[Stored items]
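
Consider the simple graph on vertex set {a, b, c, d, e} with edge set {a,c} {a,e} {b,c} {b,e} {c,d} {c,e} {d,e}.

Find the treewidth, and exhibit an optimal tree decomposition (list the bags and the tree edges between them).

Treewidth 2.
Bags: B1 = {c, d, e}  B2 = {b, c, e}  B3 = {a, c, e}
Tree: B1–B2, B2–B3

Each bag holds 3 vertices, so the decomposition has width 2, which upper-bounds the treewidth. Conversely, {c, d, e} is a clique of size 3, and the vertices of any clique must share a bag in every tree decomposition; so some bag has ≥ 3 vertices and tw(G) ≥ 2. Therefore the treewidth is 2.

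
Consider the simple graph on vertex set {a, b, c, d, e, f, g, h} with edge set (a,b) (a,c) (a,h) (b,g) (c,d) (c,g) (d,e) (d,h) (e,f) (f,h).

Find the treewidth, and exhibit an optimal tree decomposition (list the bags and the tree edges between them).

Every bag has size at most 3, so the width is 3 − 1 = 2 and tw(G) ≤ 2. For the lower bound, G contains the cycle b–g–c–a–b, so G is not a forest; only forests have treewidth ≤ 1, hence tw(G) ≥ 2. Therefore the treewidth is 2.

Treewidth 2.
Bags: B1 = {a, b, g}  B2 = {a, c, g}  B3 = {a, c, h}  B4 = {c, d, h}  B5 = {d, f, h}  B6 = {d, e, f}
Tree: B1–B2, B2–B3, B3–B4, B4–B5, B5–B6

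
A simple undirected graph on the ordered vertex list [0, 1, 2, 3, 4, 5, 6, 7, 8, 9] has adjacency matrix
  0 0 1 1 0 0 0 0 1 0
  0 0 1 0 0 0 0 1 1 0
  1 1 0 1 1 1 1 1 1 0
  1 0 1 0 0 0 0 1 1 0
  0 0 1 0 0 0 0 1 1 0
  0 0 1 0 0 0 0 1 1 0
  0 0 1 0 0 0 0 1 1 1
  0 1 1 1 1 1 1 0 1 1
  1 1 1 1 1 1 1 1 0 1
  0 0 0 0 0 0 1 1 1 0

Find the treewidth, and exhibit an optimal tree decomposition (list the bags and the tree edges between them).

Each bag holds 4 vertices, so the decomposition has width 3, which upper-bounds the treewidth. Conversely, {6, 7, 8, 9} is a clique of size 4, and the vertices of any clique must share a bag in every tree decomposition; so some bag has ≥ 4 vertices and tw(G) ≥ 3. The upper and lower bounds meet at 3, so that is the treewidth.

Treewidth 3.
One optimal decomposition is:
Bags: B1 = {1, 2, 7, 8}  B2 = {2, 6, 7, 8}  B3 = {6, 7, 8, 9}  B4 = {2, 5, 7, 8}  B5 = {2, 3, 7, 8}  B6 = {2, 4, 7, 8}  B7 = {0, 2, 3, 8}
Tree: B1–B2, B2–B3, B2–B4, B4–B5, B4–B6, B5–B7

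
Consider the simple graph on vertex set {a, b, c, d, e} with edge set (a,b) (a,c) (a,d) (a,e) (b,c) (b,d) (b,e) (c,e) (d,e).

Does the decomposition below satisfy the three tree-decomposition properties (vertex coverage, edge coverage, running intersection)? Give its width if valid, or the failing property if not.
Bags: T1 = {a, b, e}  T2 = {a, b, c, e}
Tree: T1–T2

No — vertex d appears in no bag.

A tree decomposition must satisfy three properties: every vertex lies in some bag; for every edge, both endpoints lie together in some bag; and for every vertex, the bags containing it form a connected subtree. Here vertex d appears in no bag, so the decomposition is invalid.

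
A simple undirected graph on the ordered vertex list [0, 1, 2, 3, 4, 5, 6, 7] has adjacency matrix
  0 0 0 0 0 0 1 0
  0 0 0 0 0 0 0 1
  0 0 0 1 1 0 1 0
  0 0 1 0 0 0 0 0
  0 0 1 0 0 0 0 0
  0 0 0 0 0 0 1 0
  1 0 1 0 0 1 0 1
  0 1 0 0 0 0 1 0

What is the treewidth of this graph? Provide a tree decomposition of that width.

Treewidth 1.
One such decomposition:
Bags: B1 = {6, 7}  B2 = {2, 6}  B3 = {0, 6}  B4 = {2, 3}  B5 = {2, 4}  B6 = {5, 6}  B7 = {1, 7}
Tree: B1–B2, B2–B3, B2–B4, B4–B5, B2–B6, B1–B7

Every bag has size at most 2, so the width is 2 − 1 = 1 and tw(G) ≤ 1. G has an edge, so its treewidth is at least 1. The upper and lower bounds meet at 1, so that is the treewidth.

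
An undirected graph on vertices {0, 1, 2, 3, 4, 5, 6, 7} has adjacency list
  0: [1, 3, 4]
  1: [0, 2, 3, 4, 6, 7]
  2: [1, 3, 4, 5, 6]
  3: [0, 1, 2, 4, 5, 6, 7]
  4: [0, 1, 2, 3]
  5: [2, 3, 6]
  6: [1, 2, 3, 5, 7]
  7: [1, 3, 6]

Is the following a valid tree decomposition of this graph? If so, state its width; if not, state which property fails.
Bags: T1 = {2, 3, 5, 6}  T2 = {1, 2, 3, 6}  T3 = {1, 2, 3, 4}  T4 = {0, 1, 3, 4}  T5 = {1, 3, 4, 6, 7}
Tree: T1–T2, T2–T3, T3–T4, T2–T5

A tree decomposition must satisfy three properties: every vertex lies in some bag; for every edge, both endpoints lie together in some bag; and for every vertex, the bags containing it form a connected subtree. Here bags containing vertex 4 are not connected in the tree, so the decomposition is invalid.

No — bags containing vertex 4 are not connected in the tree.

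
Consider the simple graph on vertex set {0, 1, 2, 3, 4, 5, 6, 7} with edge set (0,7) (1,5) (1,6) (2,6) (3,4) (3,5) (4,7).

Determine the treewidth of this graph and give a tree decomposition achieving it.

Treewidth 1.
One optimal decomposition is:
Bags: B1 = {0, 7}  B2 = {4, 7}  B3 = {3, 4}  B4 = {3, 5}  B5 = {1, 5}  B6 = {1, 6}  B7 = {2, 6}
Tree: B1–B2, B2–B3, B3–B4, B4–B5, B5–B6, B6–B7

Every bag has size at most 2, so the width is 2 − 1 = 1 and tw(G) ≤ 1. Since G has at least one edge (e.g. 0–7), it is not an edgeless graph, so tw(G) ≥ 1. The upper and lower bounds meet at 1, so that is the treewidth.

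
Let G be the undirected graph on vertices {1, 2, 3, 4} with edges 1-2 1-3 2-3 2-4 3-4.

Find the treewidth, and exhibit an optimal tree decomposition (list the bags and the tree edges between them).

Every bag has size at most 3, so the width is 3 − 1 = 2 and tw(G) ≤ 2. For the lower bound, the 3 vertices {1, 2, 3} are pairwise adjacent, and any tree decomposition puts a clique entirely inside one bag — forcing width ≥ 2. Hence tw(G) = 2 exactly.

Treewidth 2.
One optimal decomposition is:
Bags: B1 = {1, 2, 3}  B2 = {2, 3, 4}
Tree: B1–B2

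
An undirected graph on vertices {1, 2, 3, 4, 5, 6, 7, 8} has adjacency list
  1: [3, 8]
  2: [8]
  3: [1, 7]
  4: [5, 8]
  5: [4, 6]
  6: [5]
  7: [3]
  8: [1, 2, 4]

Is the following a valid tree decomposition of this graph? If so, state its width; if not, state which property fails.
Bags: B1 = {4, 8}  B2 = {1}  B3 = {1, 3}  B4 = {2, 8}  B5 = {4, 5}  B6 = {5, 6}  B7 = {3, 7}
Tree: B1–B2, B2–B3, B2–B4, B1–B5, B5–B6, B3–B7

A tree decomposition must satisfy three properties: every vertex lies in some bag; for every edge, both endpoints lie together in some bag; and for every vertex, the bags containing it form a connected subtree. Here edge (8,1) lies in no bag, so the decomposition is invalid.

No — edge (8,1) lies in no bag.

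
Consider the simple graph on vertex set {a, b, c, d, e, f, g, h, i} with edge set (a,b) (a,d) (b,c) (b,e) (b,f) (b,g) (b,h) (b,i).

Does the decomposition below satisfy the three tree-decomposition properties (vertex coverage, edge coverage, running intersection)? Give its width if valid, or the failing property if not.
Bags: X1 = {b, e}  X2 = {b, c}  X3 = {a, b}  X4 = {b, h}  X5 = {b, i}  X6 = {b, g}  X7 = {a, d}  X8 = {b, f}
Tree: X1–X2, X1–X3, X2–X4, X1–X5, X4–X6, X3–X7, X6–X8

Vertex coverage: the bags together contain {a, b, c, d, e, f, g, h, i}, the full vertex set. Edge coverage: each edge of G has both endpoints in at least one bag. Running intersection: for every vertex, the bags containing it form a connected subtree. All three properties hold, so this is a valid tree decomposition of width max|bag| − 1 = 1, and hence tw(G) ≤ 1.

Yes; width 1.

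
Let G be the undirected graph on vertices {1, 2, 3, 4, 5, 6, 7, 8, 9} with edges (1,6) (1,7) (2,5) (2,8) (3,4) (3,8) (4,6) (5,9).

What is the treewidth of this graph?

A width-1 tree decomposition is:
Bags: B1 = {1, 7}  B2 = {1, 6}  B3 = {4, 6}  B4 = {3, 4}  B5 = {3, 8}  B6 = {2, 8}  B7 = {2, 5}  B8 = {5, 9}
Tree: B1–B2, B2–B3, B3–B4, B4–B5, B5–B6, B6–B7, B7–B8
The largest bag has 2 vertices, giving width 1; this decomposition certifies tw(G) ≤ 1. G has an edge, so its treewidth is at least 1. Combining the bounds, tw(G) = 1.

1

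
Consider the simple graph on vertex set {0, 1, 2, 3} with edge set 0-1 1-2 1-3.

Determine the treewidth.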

- **Your instructions**: Filter the entries and keep only the lines holding "matrix".

- **Response to the task**:
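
A simple undirected graph on the ordered vertex list [0, 1, 2, 3, 4, 5, 6, 7, 8, 9] has adjacency matrix
A simple undirected graph on the ordered vertex list [0, 1, 2, 3, 4, 5, 6, 7] has adjacency matrix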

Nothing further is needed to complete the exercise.